● WHAT THE TASK ASKS
The lines from the one containing "What is 34*(s(8, 5)" through the final line of the data below must be written out exactly, both included, and nothing more.

[Items from a data source]
—————

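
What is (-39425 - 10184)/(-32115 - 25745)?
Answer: 49609/57860 ≈ 0.85740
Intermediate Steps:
(-39425 - 10184)/(-32115 - 25745) = -49609/(-57860) = -49609*(-1/57860) = 49609/57860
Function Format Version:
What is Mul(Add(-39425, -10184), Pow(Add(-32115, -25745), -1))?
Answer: Rational(49609, 57860) ≈ 0.85740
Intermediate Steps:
Mul(Add(-39425, -10184), Pow(Add(-32115, -25745), -1)) = Mul(-49609, Pow(-57860, -1)) = Mul(-49609, Rational(-1, 57860)) = Rational(49609, 57860)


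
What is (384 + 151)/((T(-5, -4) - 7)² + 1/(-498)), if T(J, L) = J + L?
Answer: 266430/127487 ≈ 2.0899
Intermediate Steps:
(384 + 151)/((T(-5, -4) - 7)² + 1/(-498)) = (384 + 151)/(((-5 - 4) - 7)² + 1/(-498)) = 535/((-9 - 7)² - 1/498) = 535/((-16)² - 1/498) = 535/(256 - 1/498) = 535/(127487/498) = 535*(498/127487) = 266430/127487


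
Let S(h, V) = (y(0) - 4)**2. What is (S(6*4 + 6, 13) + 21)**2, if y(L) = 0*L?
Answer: 1369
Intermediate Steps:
y(L) = 0
S(h, V) = 16 (S(h, V) = (0 - 4)**2 = (-4)**2 = 16)
(S(6*4 + 6, 13) + 21)**2 = (16 + 21)**2 = 37**2 = 1369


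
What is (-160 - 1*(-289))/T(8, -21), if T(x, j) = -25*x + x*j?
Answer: -129/368 ≈ -0.35054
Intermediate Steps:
T(x, j) = -25*x + j*x
(-160 - 1*(-289))/T(8, -21) = (-160 - 1*(-289))/((8*(-25 - 21))) = (-160 + 289)/((8*(-46))) = 129/(-368) = 129*(-1/368) = -129/368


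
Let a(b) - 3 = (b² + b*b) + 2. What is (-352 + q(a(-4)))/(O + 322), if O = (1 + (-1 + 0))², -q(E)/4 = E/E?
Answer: -178/161 ≈ -1.1056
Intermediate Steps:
a(b) = 5 + 2*b² (a(b) = 3 + ((b² + b*b) + 2) = 3 + ((b² + b²) + 2) = 3 + (2*b² + 2) = 3 + (2 + 2*b²) = 5 + 2*b²)
q(E) = -4 (q(E) = -4*E/E = -4*1 = -4)
O = 0 (O = (1 - 1)² = 0² = 0)
(-352 + q(a(-4)))/(O + 322) = (-352 - 4)/(0 + 322) = -356/322 = -356*1/322 = -178/161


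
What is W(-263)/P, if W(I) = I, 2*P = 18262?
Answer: -263/9131 ≈ -0.028803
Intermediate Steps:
P = 9131 (P = (1/2)*18262 = 9131)
W(-263)/P = -263/9131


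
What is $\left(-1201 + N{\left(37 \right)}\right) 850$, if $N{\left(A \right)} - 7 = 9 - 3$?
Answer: $-1009800$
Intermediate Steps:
$N{\left(A \right)} = 13$ ($N{\left(A \right)} = 7 + \left(9 - 3\right) = 7 + 6 = 13$)
$\left(-1201 + N{\left(37 \right)}\right) 850 = \left(-1201 + 13\right) 850 = \left(-1188\right) 850 = -1009800$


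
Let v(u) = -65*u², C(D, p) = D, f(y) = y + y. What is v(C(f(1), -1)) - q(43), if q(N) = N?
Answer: -303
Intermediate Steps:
f(y) = 2*y
v(C(f(1), -1)) - q(43) = -65*(2*1)² - 1*43 = -65*2² - 43 = -65*4 - 43 = -260 - 43 = -303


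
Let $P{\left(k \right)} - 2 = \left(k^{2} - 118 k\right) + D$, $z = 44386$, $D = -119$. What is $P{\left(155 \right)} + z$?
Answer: $50004$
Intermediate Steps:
$P{\left(k \right)} = -117 + k^{2} - 118 k$ ($P{\left(k \right)} = 2 - \left(119 - k^{2} + 118 k\right) = -117 + k^{2} - 118 k$)
$P{\left(155 \right)} + z = \left(-117 + 155^{2} - 18290\right) + 44386 = \left(-117 + 24025 - 18290\right) + 44386 = 5618 + 44386 = 50004$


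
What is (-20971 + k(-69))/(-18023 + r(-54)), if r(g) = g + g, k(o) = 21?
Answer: 20950/18131 ≈ 1.1555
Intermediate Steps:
r(g) = 2*g
(-20971 + k(-69))/(-18023 + r(-54)) = (-20971 + 21)/(-18023 + 2*(-54)) = -20950/(-18023 - 108) = -20950/(-18131) = -20950*(-1/18131) = 20950/18131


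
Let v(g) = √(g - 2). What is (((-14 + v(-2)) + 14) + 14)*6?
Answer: 84 + 12*I ≈ 84.0 + 12.0*I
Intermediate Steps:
v(g) = √(-2 + g)
(((-14 + v(-2)) + 14) + 14)*6 = (((-14 + √(-2 - 2)) + 14) + 14)*6 = (((-14 + √(-4)) + 14) + 14)*6 = (((-14 + 2*I) + 14) + 14)*6 = (2*I + 14)*6 = (14 + 2*I)*6 = 84 + 12*I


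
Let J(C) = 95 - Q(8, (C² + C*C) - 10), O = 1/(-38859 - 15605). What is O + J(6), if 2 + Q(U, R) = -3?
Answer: 5446399/54464 ≈ 100.00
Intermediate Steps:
O = -1/54464 (O = 1/(-54464) = -1/54464 ≈ -1.8361e-5)
Q(U, R) = -5 (Q(U, R) = -2 - 3 = -5)
J(C) = 100 (J(C) = 95 - 1*(-5) = 95 + 5 = 100)
O + J(6) = -1/54464 + 100 = 5446399/54464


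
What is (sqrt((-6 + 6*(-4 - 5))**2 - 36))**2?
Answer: 3564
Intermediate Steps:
(sqrt((-6 + 6*(-4 - 5))**2 - 36))**2 = (sqrt((-6 + 6*(-9))**2 - 36))**2 = (sqrt((-6 - 54)**2 - 36))**2 = (sqrt((-60)**2 - 36))**2 = (sqrt(3600 - 36))**2 = (sqrt(3564))**2 = (18*sqrt(11))**2 = 3564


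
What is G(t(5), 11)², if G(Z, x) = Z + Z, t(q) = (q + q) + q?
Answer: 900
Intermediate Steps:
t(q) = 3*q (t(q) = 2*q + q = 3*q)
G(Z, x) = 2*Z
G(t(5), 11)² = (2*(3*5))² = (2*15)² = 30² = 900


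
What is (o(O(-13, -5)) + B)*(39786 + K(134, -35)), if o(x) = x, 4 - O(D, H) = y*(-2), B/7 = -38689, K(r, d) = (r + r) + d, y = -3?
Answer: -10838145675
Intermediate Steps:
K(r, d) = d + 2*r (K(r, d) = 2*r + d = d + 2*r)
B = -270823 (B = 7*(-38689) = -270823)
O(D, H) = -2 (O(D, H) = 4 - (-3)*(-2) = 4 - 1*6 = 4 - 6 = -2)
(o(O(-13, -5)) + B)*(39786 + K(134, -35)) = (-2 - 270823)*(39786 + (-35 + 2*134)) = -270825*(39786 + (-35 + 268)) = -270825*(39786 + 233) = -270825*40019 = -10838145675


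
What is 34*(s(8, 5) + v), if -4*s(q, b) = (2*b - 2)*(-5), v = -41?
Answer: -1054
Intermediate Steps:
s(q, b) = -5/2 + 5*b/2 (s(q, b) = -(2*b - 2)*(-5)/4 = -(-2 + 2*b)*(-5)/4 = -(10 - 10*b)/4 = -5/2 + 5*b/2)
34*(s(8, 5) + v) = 34*((-5/2 + (5/2)*5) - 41) = 34*((-5/2 + 25/2) - 41) = 34*(10 - 41) = 34*(-31) = -1054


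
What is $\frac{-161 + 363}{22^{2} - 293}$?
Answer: $\frac{202}{191} \approx 1.0576$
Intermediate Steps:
$\frac{-161 + 363}{22^{2} - 293} = \frac{202}{484 - 293} = \frac{202}{191}$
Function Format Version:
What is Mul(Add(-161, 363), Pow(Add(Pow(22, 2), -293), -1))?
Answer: Rational(202, 191) ≈ 1.0576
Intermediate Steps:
Mul(Add(-161, 363), Pow(Add(Pow(22, 2), -293), -1)) = Mul(202, Pow(Add(484, -293), -1)) = Mul(202, Pow(191, -1)) = Mul(202, Rational(1, 191)) = Rational(202, 191)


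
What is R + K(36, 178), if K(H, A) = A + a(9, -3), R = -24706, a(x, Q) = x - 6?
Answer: -24525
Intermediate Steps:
a(x, Q) = -6 + x
K(H, A) = 3 + A (K(H, A) = A + (-6 + 9) = A + 3 = 3 + A)
R + K(36, 178) = -24706 + (3 + 178) = -24706 + 181 = -24525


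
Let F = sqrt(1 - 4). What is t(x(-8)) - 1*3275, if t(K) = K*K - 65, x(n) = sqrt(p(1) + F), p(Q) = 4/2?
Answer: -3338 + I*sqrt(3) ≈ -3338.0 + 1.732*I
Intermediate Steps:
F = I*sqrt(3) (F = sqrt(-3) = I*sqrt(3) ≈ 1.732*I)
p(Q) = 2 (p(Q) = 4*(1/2) = 2)
x(n) = sqrt(2 + I*sqrt(3))
t(K) = -65 + K**2 (t(K) = K**2 - 65 = -65 + K**2)
t(x(-8)) - 1*3275 = (-65 + (sqrt(2 + I*sqrt(3)))**2) - 1*3275 = (-65 + (2 + I*sqrt(3))) - 3275 = (-63 + I*sqrt(3)) - 3275 = -3338 + I*sqrt(3)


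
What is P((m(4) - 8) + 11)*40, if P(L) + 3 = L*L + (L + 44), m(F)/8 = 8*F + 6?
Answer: 3783880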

—————

● EXERCISE SOLUTION
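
What is 34*(s(8, 5) + v), if -4*s(q, b) = (2*b - 2)*(-5), v = -41?
Answer: -1054
Intermediate Steps:
s(q, b) = -5/2 + 5*b/2 (s(q, b) = -(2*b - 2)*(-5)/4 = -(-2 + 2*b)*(-5)/4 = -(10 - 10*b)/4 = -5/2 + 5*b/2)
34*(s(8, 5) + v) = 34*((-5/2 + (5/2)*5) - 41) = 34*((-5/2 + 25/2) - 41) = 34*(10 - 41) = 34*(-31) = -1054


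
What is $\frac{-161 + 363}{22^{2} - 293}$?
Answer: $\frac{202}{191} \approx 1.0576$
Intermediate Steps:
$\frac{-161 + 363}{22^{2} - 293} = \frac{202}{484 - 293} = \frac{202}{191}$
Function Format Version:
What is Mul(Add(-161, 363), Pow(Add(Pow(22, 2), -293), -1))?
Answer: Rational(202, 191) ≈ 1.0576
Intermediate Steps:
Mul(Add(-161, 363), Pow(Add(Pow(22, 2), -293), -1)) = Mul(202, Pow(Add(484, -293), -1)) = Mul(202, Pow(191, -1)) = Mul(202, Rational(1, 191)) = Rational(202, 191)


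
What is R + K(36, 178), if K(H, A) = A + a(9, -3), R = -24706, a(x, Q) = x - 6?
Answer: -24525
Intermediate Steps:
a(x, Q) = -6 + x
K(H, A) = 3 + A (K(H, A) = A + (-6 + 9) = A + 3 = 3 + A)
R + K(36, 178) = -24706 + (3 + 178) = -24706 + 181 = -24525


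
Let F = sqrt(1 - 4). What is t(x(-8)) - 1*3275, if t(K) = K*K - 65, x(n) = sqrt(p(1) + F), p(Q) = 4/2?
Answer: -3338 + I*sqrt(3) ≈ -3338.0 + 1.732*I
Intermediate Steps:
F = I*sqrt(3) (F = sqrt(-3) = I*sqrt(3) ≈ 1.732*I)
p(Q) = 2 (p(Q) = 4*(1/2) = 2)
x(n) = sqrt(2 + I*sqrt(3))
t(K) = -65 + K**2 (t(K) = K**2 - 65 = -65 + K**2)
t(x(-8)) - 1*3275 = (-65 + (sqrt(2 + I*sqrt(3)))**2) - 1*3275 = (-65 + (2 + I*sqrt(3))) - 3275 = (-63 + I*sqrt(3)) - 3275 = -3338 + I*sqrt(3)


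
What is P((m(4) - 8) + 11)*40, if P(L) + 3 = L*L + (L + 44), m(F)/8 = 8*F + 6?
Answer: 3783880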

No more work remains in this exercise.